- **WORK ITEM**
In the following material, identify every line holding the string "starts" and return it.
╭─ EXERCISE INPUTS
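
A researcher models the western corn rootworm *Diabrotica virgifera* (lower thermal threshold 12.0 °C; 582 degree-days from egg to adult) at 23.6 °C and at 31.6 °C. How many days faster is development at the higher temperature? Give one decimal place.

20.5 days

At 23.6 °C: 582 / (23.6 − 12.0) = 582 / 11.6 = 50.172 d.
At 31.6 °C: 582 / (31.6 − 12.0) = 582 / 19.6 = 29.694 d.
Difference = |50.172 − 29.694| = 20.479 ≈ 20.5 days.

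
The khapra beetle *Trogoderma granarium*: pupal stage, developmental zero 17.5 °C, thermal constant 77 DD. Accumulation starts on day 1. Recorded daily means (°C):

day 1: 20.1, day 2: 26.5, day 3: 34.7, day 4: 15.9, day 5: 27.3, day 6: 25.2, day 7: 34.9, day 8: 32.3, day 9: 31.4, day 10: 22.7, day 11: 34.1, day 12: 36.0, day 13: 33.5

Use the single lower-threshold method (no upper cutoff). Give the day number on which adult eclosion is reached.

day 8

Daily DD above 17.5 °C: 2.6, 9.0, 17.2, 0.0, 9.8, 7.7, 17.4, 14.8, 13.9, 5.2, 16.6, 18.5, 16.0.
Cumulative: 2.6, 11.6, 28.8, 28.8, 38.6, 46.3, 63.7, 78.5, 92.4, 97.6, 114.2, 132.7, 148.7.
The total first reaches 77 DD on day 8.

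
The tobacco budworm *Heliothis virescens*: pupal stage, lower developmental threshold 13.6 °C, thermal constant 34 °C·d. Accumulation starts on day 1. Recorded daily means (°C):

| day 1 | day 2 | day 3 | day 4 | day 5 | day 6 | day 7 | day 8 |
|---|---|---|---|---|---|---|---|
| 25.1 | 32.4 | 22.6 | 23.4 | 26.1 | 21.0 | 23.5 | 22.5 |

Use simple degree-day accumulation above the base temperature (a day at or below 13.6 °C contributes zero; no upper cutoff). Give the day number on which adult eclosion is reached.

Daily DD above 13.6 °C: 11.5, 18.8, 9.0, 9.8, 12.5, 7.4, 9.9, 8.9.
Cumulative: 11.5, 30.3, 39.3, 49.1, 61.6, 69.0, 78.9, 87.8.
The total first reaches 34 DD on day 3.

day 3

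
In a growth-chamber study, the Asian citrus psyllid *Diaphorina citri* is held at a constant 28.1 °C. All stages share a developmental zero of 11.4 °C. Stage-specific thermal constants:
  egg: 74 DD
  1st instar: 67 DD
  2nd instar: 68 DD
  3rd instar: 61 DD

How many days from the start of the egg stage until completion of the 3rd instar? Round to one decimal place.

16.2 days

Daily accumulation at 28.1 °C = 28.1 − 11.4 = 16.7 DD/day.
Total K = 74 + 67 + 68 + 61 = 270 DD.
Total duration = 270 / 16.7 = 16.168 ≈ 16.2 days.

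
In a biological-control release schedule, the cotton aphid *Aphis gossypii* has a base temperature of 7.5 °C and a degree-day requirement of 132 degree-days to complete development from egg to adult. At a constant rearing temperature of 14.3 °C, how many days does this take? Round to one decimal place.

19.4 days

Daily accumulation = 14.3 − 7.5 = 6.8 DD/day.
Duration = 132 / 6.8 = 19.412 ≈ 19.4 days.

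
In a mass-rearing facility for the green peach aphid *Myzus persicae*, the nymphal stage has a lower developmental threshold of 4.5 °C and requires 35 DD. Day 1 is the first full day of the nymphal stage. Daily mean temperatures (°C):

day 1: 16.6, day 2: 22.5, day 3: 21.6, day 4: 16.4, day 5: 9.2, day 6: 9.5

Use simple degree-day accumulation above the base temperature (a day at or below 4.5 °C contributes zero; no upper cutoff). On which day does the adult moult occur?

Daily DD above 4.5 °C: 12.1, 18.0, 17.1, 11.9, 4.7, 5.0.
Cumulative: 12.1, 30.1, 47.2, 59.1, 63.8, 68.8.
The total first reaches 35 DD on day 3.

day 3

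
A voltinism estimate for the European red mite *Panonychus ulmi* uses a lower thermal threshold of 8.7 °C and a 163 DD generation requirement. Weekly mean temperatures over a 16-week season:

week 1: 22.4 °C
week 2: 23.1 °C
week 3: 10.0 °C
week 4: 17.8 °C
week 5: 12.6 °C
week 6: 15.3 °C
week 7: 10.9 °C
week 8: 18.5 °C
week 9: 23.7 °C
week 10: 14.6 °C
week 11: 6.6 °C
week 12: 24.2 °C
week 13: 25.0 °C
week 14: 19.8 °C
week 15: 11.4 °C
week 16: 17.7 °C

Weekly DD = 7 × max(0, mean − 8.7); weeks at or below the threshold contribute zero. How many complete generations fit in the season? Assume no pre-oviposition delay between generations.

5 generations

Weekly DD (7 × max(0, T̄ − 8.7)): 95.9, 100.8, 9.1, 63.7, 27.3, 46.2, 15.4, 68.6, 105.0, 41.3, 0.0, 108.5, 114.1, 77.7, 18.9, 63.0.
Season total = 955.5 DD.
Complete generations = ⌊955.5 / 163⌋ = 5.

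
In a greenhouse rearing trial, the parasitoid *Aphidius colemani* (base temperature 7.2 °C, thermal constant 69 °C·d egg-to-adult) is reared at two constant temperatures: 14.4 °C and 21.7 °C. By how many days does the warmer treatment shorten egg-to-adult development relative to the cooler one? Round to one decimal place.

At 14.4 °C: 69 / (14.4 − 7.2) = 69 / 7.2 = 9.583 d.
At 21.7 °C: 69 / (21.7 − 7.2) = 69 / 14.5 = 4.759 d.
Difference = |9.583 − 4.759| = 4.825 ≈ 4.8 days.

4.8 days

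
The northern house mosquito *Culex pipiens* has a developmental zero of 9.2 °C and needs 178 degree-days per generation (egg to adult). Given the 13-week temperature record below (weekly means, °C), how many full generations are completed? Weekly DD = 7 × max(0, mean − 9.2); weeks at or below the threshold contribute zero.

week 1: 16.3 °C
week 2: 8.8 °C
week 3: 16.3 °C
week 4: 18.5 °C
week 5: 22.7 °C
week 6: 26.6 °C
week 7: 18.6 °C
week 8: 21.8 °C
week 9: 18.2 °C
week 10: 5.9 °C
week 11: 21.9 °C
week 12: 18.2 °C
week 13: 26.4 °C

4 generations

Weekly DD (7 × max(0, T̄ − 9.2)): 49.7, 0.0, 49.7, 65.1, 94.5, 121.8, 65.8, 88.2, 63.0, 0.0, 88.9, 63.0, 120.4.
Season total = 870.1 DD.
Complete generations = ⌊870.1 / 178⌋ = 4.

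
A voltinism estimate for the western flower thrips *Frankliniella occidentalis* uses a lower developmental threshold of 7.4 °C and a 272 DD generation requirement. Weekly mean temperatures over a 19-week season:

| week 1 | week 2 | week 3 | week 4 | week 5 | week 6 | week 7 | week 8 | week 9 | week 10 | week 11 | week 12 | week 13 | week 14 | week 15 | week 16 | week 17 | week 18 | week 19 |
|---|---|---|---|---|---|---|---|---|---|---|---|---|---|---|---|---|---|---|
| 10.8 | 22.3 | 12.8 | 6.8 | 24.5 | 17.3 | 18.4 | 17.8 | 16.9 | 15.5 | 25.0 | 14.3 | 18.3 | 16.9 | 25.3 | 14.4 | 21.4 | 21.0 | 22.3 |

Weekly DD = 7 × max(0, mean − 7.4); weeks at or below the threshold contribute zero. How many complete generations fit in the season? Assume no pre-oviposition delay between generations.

Weekly DD (7 × max(0, T̄ − 7.4)): 23.8, 104.3, 37.8, 0.0, 119.7, 69.3, 77.0, 72.8, 66.5, 56.7, 123.2, 48.3, 76.3, 66.5, 125.3, 49.0, 98.0, 95.2, 104.3.
Season total = 1414.0 DD.
Complete generations = ⌊1414.0 / 272⌋ = 5.

5 generations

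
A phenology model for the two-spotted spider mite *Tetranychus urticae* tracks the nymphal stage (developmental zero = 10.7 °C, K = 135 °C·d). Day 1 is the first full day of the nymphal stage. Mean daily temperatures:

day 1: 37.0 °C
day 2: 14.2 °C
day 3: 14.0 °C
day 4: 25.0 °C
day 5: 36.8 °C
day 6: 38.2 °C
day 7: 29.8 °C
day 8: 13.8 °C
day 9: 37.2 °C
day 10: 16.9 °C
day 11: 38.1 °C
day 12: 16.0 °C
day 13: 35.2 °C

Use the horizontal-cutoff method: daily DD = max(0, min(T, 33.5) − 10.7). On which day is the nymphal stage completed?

day 10

Daily DD above 10.7 °C (capped at 22.8): 22.8, 3.5, 3.3, 14.3, 22.8, 22.8, 19.1, 3.1, 22.8, 6.2, 22.8, 5.3, 22.8.
Cumulative: 22.8, 26.3, 29.6, 43.9, 66.7, 89.5, 108.6, 111.7, 134.5, 140.7, 163.5, 168.8, 191.6.
The total first reaches 135 DD on day 10.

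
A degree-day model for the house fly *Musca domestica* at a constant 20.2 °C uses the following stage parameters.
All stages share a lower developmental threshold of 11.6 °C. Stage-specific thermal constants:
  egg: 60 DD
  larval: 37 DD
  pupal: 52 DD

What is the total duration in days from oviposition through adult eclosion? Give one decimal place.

17.3 days

Daily accumulation at 20.2 °C = 20.2 − 11.6 = 8.6 DD/day.
Total K = 60 + 37 + 52 = 149 DD.
Total duration = 149 / 8.6 = 17.326 ≈ 17.3 days.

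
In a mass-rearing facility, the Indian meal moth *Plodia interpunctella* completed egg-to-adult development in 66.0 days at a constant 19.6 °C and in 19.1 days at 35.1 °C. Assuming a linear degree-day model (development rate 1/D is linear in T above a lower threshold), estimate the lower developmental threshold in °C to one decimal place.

Equal thermal constants: D₁(T₁ − T_b) = D₂(T₂ − T_b).
66.0·(19.6 − T_b) = 19.1·(35.1 − T_b)
T_b = (66.0·19.6 − 19.1·35.1) / (66.0 − 19.1) = 623.19 / 46.9 = 13.288 °C ≈ 13.3 °C.

13.3 °C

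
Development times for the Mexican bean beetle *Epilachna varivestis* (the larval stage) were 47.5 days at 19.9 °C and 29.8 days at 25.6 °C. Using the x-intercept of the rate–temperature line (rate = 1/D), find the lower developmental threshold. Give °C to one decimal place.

10.3 °C

Linear rate model ⇒ the product D·(T − T_b) is constant across temperatures.
47.5·(19.9 − T_b) = 29.8·(25.6 − T_b)
T_b = (47.5·19.9 − 29.8·25.6) / (47.5 − 29.8) = 182.37 / 17.7 = 10.303 °C ≈ 10.3 °C.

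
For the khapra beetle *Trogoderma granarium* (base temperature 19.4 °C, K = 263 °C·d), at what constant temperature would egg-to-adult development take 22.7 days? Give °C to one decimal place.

Required daily accumulation = 263 / 22.7 = 11.586 DD/day.
T = T_base + 11.586 = 19.4 + 11.586 = 30.986 ≈ 31.0 °C.

31.0 °C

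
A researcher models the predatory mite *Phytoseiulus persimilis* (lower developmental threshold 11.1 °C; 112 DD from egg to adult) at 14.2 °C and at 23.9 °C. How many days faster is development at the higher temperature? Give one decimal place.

At 14.2 °C: 112 / (14.2 − 11.1) = 112 / 3.1 = 36.129 d.
At 23.9 °C: 112 / (23.9 − 11.1) = 112 / 12.8 = 8.750 d.
Difference = |36.129 − 8.750| = 27.379 ≈ 27.4 days.

27.4 days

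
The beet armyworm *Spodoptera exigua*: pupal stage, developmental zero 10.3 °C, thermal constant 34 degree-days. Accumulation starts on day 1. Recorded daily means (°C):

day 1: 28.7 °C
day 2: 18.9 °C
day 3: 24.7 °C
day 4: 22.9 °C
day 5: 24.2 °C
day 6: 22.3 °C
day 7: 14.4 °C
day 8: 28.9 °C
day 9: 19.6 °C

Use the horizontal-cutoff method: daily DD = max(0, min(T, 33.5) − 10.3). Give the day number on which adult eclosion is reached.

day 3

Daily DD above 10.3 °C (capped at 23.2): 18.4, 8.6, 14.4, 12.6, 13.9, 12.0, 4.1, 18.6, 9.3.
Cumulative: 18.4, 27.0, 41.4, 54.0, 67.9, 79.9, 84.0, 102.6, 111.9.
The total first reaches 34 DD on day 3.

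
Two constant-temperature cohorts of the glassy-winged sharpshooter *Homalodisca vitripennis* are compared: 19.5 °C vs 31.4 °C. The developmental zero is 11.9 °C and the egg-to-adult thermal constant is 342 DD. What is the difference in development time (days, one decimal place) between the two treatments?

At 19.5 °C: 342 / (19.5 − 11.9) = 342 / 7.6 = 45.000 d.
At 31.4 °C: 342 / (31.4 − 11.9) = 342 / 19.5 = 17.538 d.
Difference = |45.000 − 17.538| = 27.462 ≈ 27.5 days.

27.5 days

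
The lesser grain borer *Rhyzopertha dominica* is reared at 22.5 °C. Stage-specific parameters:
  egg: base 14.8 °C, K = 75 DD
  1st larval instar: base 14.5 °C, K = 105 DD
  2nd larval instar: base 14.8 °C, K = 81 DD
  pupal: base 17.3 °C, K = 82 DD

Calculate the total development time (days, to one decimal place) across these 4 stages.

egg: 75 / (22.5 − 14.8) = 75 / 7.7 = 9.740 d.
1st larval instar: 105 / (22.5 − 14.5) = 105 / 8.0 = 13.125 d.
2nd larval instar: 81 / (22.5 − 14.8) = 81 / 7.7 = 10.519 d.
pupal: 82 / (22.5 − 17.3) = 82 / 5.2 = 15.769 d.
Sum = 49.154 ≈ 49.2 days.

49.2 days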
╰─
- **YOUR SOLUTION**
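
The khapra beetle *Trogoderma granarium*: pupal stage, developmental zero 17.5 °C, thermal constant 77 DD. Accumulation starts on day 1. Recorded daily means (°C):
The tobacco budworm *Heliothis virescens*: pupal stage, lower developmental threshold 13.6 °C, thermal constant 34 °C·d. Accumulation starts on day 1. Recorded daily means (°C):
The beet armyworm *Spodoptera exigua*: pupal stage, developmental zero 10.3 °C, thermal constant 34 degree-days. Accumulation starts on day 1. Recorded daily means (°C):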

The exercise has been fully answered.